(EXERCISE INSTRUCTIONS): Whenever a line of the entries below holds the string "maps", copy that line and return it.

(RECORDS PROVIDED):
*** Block opens ***

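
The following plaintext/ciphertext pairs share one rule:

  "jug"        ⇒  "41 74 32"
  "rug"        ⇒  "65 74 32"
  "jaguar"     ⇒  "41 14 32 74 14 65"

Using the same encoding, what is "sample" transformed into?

68 14 50 59 47 26

j(#10)→41 and u(#21)→74: differences scale by 3, so n = 3·pos + 11. With a=1..z=26, the number is 3·pos + 11.
For sample: s=19→68, a=1→14, m=13→50, p=16→59, l=12→47, e=5→26.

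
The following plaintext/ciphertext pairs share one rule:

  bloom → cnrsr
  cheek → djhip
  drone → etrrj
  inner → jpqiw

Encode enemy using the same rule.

fphqd

In bloom: b→c is +1, l→n is +2, o→r is +3, o→s is +4 — the shift increases by 1 each position. Letter i (0-indexed) is shifted by i+1, so successive shifts are 1, 2, 3, ….
On enemy: e+1=f, n+2=p, e+3=h, m+4=q, y+5=d.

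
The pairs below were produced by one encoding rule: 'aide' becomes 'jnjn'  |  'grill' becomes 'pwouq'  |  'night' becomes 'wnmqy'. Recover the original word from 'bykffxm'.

steward

Shifts by position in aide: pos 0: a→j (+9), pos 1: i→n (+5), pos 2: d→j (+6), pos 3: e→n (+9) — repeating every 3. A repeating key of period 3 is used — shifts +9, +5, +6 over and over.
Undoing it on bykffxm: b−9=s, y−5=t, k−6=e, f−9=w, f−5=a, x−6=r, m−9=d.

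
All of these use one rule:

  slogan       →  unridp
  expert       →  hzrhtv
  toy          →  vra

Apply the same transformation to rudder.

txffht

The shift depends on letter class: consonant s→u is +2, but vowel o→r is +3. Two shifts are in play — +3 for a/e/i/o/u, +2 for every other letter.
On rudder: r(cons)+2=t, u(vowel)+3=x, d(cons)+2=f, d(cons)+2=f, e(vowel)+3=h, r(cons)+2=t.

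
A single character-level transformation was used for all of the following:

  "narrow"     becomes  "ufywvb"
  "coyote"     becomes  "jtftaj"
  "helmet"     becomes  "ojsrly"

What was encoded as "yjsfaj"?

relate

It's a Vigenère-style cipher with numeric key [7,5]: position i shifts by key[i mod 2].
Undoing it on yjsfaj: y−7=r, j−5=e, s−7=l, f−5=a, a−7=t, j−5=e.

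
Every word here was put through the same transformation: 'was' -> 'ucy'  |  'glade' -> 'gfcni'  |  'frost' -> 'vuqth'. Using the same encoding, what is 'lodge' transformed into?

gifqn

The output letters match the input read backwards, each shifted +2: was reversed is saw. Two steps: reverse the string, then apply a Caesar shift of +2.
On lodge: reverse → egdol; then shift: e+2=g, g+2=i, d+2=f, o+2=q, l+2=n.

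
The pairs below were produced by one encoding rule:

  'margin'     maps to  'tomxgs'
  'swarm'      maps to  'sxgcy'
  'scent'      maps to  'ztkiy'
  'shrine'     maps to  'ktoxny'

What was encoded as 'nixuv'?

porch

The output letters match the input read backwards, each shifted +6: margin reversed is nigram. Two steps: reverse the string, then apply a Caesar shift of +6.
Decoding nixuv: shift back: n−6=h, i−6=c, x−6=r, u−6=o, v−6=p → hcrop; then reverse → porch.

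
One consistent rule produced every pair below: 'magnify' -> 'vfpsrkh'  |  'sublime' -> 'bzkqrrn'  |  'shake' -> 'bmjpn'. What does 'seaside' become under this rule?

Shifts by position in magnify: pos 0: m→v (+9), pos 1: a→f (+5), pos 2: g→p (+9), pos 3: n→s (+5) — repeating every 2. A repeating key of period 2 is used — shifts +9, +5 over and over.
On seaside: s+9=b, e+5=j, a+9=j, s+5=x, i+9=r, d+5=i, e+9=n.

bjjxrin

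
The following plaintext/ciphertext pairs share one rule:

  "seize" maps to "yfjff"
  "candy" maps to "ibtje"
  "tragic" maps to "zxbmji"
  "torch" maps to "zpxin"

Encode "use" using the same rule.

Vowels shift forward by 1 and consonants shift forward by 6.
Applying it to use: u(vowel)+1=v, s(cons)+6=y, e(vowel)+1=f.

vyf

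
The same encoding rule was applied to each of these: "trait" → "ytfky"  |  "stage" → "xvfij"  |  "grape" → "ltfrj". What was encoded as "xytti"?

sword

Shifts by position in trait: pos 0: t→y (+5), pos 1: r→t (+2), pos 2: a→f (+5), pos 3: i→k (+2) — repeating every 2. The shifts repeat in a cycle of length 2: positions 0,1,… shift by +5, +2, then the pattern repeats.
Undoing it on xytti: x−5=s, y−2=w, t−5=o, t−2=r, i−5=d.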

*** Block closes ***

(TASK RESPONSE):
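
  'margin'     maps to  'tomxgs'
  'swarm'      maps to  'sxgcy'
  'scent'      maps to  'ztkiy'
  'shrine'     maps to  'ktoxny'
  "seize" maps to "yfjff"
  "candy" maps to "ibtje"
  "tragic" maps to "zxbmji"
  "torch" maps to "zpxin"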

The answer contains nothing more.